**Problem details**
Begin with the first line of the entries below. Copy each line exactly, stopping after the one that contains "Words (in order): dirty".

**Source material**

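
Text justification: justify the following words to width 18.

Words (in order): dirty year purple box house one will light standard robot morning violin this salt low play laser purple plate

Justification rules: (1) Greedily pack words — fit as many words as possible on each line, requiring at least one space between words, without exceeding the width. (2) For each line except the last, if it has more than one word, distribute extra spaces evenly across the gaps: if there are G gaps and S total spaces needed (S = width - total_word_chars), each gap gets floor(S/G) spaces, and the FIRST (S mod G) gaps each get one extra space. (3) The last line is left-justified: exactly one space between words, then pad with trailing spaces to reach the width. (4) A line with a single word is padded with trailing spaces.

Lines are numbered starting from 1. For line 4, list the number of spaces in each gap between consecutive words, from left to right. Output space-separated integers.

Line 1: ['dirty', 'year', 'purple'] (min_width=17, slack=1)
Line 2: ['box', 'house', 'one', 'will'] (min_width=18, slack=0)
Line 3: ['light', 'standard'] (min_width=14, slack=4)
Line 4: ['robot', 'morning'] (min_width=13, slack=5)
Line 5: ['violin', 'this', 'salt'] (min_width=16, slack=2)
Line 6: ['low', 'play', 'laser'] (min_width=14, slack=4)
Line 7: ['purple', 'plate'] (min_width=12, slack=6)

Answer: 6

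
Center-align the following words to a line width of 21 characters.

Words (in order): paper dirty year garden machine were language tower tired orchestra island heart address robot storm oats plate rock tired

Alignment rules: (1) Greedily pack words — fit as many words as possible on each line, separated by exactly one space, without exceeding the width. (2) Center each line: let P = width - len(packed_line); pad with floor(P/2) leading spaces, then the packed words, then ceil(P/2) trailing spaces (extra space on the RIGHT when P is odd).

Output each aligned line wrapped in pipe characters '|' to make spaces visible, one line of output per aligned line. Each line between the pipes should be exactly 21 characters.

Line 1: ['paper', 'dirty', 'year'] (min_width=16, slack=5)
Line 2: ['garden', 'machine', 'were'] (min_width=19, slack=2)
Line 3: ['language', 'tower', 'tired'] (min_width=20, slack=1)
Line 4: ['orchestra', 'island'] (min_width=16, slack=5)
Line 5: ['heart', 'address', 'robot'] (min_width=19, slack=2)
Line 6: ['storm', 'oats', 'plate', 'rock'] (min_width=21, slack=0)
Line 7: ['tired'] (min_width=5, slack=16)

Answer: |  paper dirty year   |
| garden machine were |
|language tower tired |
|  orchestra island   |
| heart address robot |
|storm oats plate rock|
|        tired        |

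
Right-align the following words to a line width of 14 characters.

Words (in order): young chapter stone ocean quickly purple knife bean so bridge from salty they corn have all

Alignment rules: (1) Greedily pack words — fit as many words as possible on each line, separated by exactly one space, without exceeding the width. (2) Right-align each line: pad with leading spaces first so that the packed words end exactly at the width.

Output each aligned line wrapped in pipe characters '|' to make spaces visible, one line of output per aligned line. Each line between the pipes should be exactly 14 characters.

Line 1: ['young', 'chapter'] (min_width=13, slack=1)
Line 2: ['stone', 'ocean'] (min_width=11, slack=3)
Line 3: ['quickly', 'purple'] (min_width=14, slack=0)
Line 4: ['knife', 'bean', 'so'] (min_width=13, slack=1)
Line 5: ['bridge', 'from'] (min_width=11, slack=3)
Line 6: ['salty', 'they'] (min_width=10, slack=4)
Line 7: ['corn', 'have', 'all'] (min_width=13, slack=1)

Answer: | young chapter|
|   stone ocean|
|quickly purple|
| knife bean so|
|   bridge from|
|    salty they|
| corn have all|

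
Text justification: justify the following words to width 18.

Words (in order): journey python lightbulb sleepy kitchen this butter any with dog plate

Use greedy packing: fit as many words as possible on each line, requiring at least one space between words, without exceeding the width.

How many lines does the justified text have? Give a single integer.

Answer: 5

Derivation:
Line 1: ['journey', 'python'] (min_width=14, slack=4)
Line 2: ['lightbulb', 'sleepy'] (min_width=16, slack=2)
Line 3: ['kitchen', 'this'] (min_width=12, slack=6)
Line 4: ['butter', 'any', 'with'] (min_width=15, slack=3)
Line 5: ['dog', 'plate'] (min_width=9, slack=9)
Total lines: 5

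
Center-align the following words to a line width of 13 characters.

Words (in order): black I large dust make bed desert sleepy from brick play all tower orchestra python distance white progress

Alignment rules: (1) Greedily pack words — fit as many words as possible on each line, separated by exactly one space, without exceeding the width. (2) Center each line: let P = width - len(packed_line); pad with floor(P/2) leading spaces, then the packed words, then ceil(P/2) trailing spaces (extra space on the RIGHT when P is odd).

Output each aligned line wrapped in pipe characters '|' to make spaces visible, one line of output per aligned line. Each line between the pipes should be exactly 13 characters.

Line 1: ['black', 'I', 'large'] (min_width=13, slack=0)
Line 2: ['dust', 'make', 'bed'] (min_width=13, slack=0)
Line 3: ['desert', 'sleepy'] (min_width=13, slack=0)
Line 4: ['from', 'brick'] (min_width=10, slack=3)
Line 5: ['play', 'all'] (min_width=8, slack=5)
Line 6: ['tower'] (min_width=5, slack=8)
Line 7: ['orchestra'] (min_width=9, slack=4)
Line 8: ['python'] (min_width=6, slack=7)
Line 9: ['distance'] (min_width=8, slack=5)
Line 10: ['white'] (min_width=5, slack=8)
Line 11: ['progress'] (min_width=8, slack=5)

Answer: |black I large|
|dust make bed|
|desert sleepy|
| from brick  |
|  play all   |
|    tower    |
|  orchestra  |
|   python    |
|  distance   |
|    white    |
|  progress   |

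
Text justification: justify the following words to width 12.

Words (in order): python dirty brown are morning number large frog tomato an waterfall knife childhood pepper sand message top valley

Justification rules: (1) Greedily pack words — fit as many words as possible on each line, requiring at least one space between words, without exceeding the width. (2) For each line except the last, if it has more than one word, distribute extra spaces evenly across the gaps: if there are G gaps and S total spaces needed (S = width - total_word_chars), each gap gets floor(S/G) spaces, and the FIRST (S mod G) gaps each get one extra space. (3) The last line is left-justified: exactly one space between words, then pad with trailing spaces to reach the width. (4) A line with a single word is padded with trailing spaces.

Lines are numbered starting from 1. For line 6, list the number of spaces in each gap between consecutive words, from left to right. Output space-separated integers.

Line 1: ['python', 'dirty'] (min_width=12, slack=0)
Line 2: ['brown', 'are'] (min_width=9, slack=3)
Line 3: ['morning'] (min_width=7, slack=5)
Line 4: ['number', 'large'] (min_width=12, slack=0)
Line 5: ['frog', 'tomato'] (min_width=11, slack=1)
Line 6: ['an', 'waterfall'] (min_width=12, slack=0)
Line 7: ['knife'] (min_width=5, slack=7)
Line 8: ['childhood'] (min_width=9, slack=3)
Line 9: ['pepper', 'sand'] (min_width=11, slack=1)
Line 10: ['message', 'top'] (min_width=11, slack=1)
Line 11: ['valley'] (min_width=6, slack=6)

Answer: 1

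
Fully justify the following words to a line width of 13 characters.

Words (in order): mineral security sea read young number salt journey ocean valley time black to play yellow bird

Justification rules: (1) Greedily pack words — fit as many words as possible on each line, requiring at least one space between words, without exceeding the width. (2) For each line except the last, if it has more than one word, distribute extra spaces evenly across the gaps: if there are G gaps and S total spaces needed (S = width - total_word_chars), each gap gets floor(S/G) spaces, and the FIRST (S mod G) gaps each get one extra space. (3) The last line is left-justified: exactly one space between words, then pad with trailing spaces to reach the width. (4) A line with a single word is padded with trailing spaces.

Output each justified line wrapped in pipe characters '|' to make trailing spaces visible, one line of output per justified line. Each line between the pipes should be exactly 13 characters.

Answer: |mineral      |
|security  sea|
|read    young|
|number   salt|
|journey ocean|
|valley   time|
|black to play|
|yellow bird  |

Derivation:
Line 1: ['mineral'] (min_width=7, slack=6)
Line 2: ['security', 'sea'] (min_width=12, slack=1)
Line 3: ['read', 'young'] (min_width=10, slack=3)
Line 4: ['number', 'salt'] (min_width=11, slack=2)
Line 5: ['journey', 'ocean'] (min_width=13, slack=0)
Line 6: ['valley', 'time'] (min_width=11, slack=2)
Line 7: ['black', 'to', 'play'] (min_width=13, slack=0)
Line 8: ['yellow', 'bird'] (min_width=11, slack=2)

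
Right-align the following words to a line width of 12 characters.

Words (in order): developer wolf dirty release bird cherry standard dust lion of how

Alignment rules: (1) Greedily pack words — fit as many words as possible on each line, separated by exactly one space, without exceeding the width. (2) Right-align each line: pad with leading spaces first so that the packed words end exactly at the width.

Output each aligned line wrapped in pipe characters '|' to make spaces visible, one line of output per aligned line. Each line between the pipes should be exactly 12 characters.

Line 1: ['developer'] (min_width=9, slack=3)
Line 2: ['wolf', 'dirty'] (min_width=10, slack=2)
Line 3: ['release', 'bird'] (min_width=12, slack=0)
Line 4: ['cherry'] (min_width=6, slack=6)
Line 5: ['standard'] (min_width=8, slack=4)
Line 6: ['dust', 'lion', 'of'] (min_width=12, slack=0)
Line 7: ['how'] (min_width=3, slack=9)

Answer: |   developer|
|  wolf dirty|
|release bird|
|      cherry|
|    standard|
|dust lion of|
|         how|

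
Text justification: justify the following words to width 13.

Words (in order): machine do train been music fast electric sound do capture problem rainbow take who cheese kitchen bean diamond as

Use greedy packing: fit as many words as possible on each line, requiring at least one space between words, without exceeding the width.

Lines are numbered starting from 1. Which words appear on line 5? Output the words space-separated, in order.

Line 1: ['machine', 'do'] (min_width=10, slack=3)
Line 2: ['train', 'been'] (min_width=10, slack=3)
Line 3: ['music', 'fast'] (min_width=10, slack=3)
Line 4: ['electric'] (min_width=8, slack=5)
Line 5: ['sound', 'do'] (min_width=8, slack=5)
Line 6: ['capture'] (min_width=7, slack=6)
Line 7: ['problem'] (min_width=7, slack=6)
Line 8: ['rainbow', 'take'] (min_width=12, slack=1)
Line 9: ['who', 'cheese'] (min_width=10, slack=3)
Line 10: ['kitchen', 'bean'] (min_width=12, slack=1)
Line 11: ['diamond', 'as'] (min_width=10, slack=3)

Answer: sound do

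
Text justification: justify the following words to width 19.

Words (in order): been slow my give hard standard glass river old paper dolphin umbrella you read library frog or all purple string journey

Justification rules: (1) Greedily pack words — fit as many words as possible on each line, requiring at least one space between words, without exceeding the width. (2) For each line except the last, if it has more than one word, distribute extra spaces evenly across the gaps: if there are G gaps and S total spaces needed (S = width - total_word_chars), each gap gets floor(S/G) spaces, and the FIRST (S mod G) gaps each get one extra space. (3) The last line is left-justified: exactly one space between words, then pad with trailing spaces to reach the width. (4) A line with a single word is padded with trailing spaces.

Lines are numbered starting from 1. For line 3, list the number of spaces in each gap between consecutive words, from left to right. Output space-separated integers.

Line 1: ['been', 'slow', 'my', 'give'] (min_width=17, slack=2)
Line 2: ['hard', 'standard', 'glass'] (min_width=19, slack=0)
Line 3: ['river', 'old', 'paper'] (min_width=15, slack=4)
Line 4: ['dolphin', 'umbrella'] (min_width=16, slack=3)
Line 5: ['you', 'read', 'library'] (min_width=16, slack=3)
Line 6: ['frog', 'or', 'all', 'purple'] (min_width=18, slack=1)
Line 7: ['string', 'journey'] (min_width=14, slack=5)

Answer: 3 3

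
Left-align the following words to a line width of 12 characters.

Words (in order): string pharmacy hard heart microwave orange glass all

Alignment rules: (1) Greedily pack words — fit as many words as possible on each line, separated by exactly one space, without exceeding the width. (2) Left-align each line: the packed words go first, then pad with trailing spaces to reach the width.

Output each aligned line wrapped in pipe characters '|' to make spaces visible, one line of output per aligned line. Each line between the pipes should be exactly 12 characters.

Answer: |string      |
|pharmacy    |
|hard heart  |
|microwave   |
|orange glass|
|all         |

Derivation:
Line 1: ['string'] (min_width=6, slack=6)
Line 2: ['pharmacy'] (min_width=8, slack=4)
Line 3: ['hard', 'heart'] (min_width=10, slack=2)
Line 4: ['microwave'] (min_width=9, slack=3)
Line 5: ['orange', 'glass'] (min_width=12, slack=0)
Line 6: ['all'] (min_width=3, slack=9)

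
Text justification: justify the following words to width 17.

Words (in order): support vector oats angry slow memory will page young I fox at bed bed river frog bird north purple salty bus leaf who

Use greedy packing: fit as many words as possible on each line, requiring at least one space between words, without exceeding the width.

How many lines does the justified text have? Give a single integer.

Line 1: ['support', 'vector'] (min_width=14, slack=3)
Line 2: ['oats', 'angry', 'slow'] (min_width=15, slack=2)
Line 3: ['memory', 'will', 'page'] (min_width=16, slack=1)
Line 4: ['young', 'I', 'fox', 'at'] (min_width=14, slack=3)
Line 5: ['bed', 'bed', 'river'] (min_width=13, slack=4)
Line 6: ['frog', 'bird', 'north'] (min_width=15, slack=2)
Line 7: ['purple', 'salty', 'bus'] (min_width=16, slack=1)
Line 8: ['leaf', 'who'] (min_width=8, slack=9)
Total lines: 8

Answer: 8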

**Written reply**
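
Text justification: justify the following words to width 18.

Words (in order): dirty year purple box house one will light standard robot morning violin this salt low play laser purple plate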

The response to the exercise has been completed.